◆ Assignment ◆
Copy out all the entries exactly.

◆ Task data ◆
Start of Block
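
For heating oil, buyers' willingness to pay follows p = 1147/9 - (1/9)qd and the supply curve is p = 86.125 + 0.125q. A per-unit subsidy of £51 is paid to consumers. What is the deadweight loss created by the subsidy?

Pre-subsidy: 1147/9 - (1/9)q = 86.125 + 0.125q gives q* = 175 and p* = 108.
With the rebate, buyers effectively pay pb = ps − 51, where ps is the price sellers receive.
On the curves, pb = 1147/9 - (1/9)q and ps = 86.125 + 0.125q; the wedge ps − pb = 51 gives 86.125 + 0.125q − (1147/9 - (1/9)q) = 51, so q' = 391.
Then pb = 1147/9 − (1/9)·391 = 84 and ps = 86.125 + 0.125·391 = 135.
The subsidy expands output by 391 − 175 = 216 past the efficient level; on those units the gap between marginal cost and willingness to pay runs from 0 up to 51.
DWL = ½ × 51 × 216 = 5508.

Deadweight loss = £5508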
End of Block
◆ Written response ◆
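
For heating oil, buyers' willingness to pay follows p = 1147/9 - (1/9)qd and the supply curve is p = 86.125 + 0.125q. A per-unit subsidy of £51 is paid to consumers. What is the deadweight loss created by the subsidy?

Pre-subsidy: 1147/9 - (1/9)q = 86.125 + 0.125q gives q* = 175 and p* = 108.
With the rebate, buyers effectively pay pb = ps − 51, where ps is the price sellers receive.
On the curves, pb = 1147/9 - (1/9)q and ps = 86.125 + 0.125q; the wedge ps − pb = 51 gives 86.125 + 0.125q − (1147/9 - (1/9)q) = 51, so q' = 391.
Then pb = 1147/9 − (1/9)·391 = 84 and ps = 86.125 + 0.125·391 = 135.
The subsidy expands output by 391 − 175 = 216 past the efficient level; on those units the gap between marginal cost and willingness to pay runs from 0 up to 51.
DWL = ½ × 51 × 216 = 5508.

Deadweight loss = £5508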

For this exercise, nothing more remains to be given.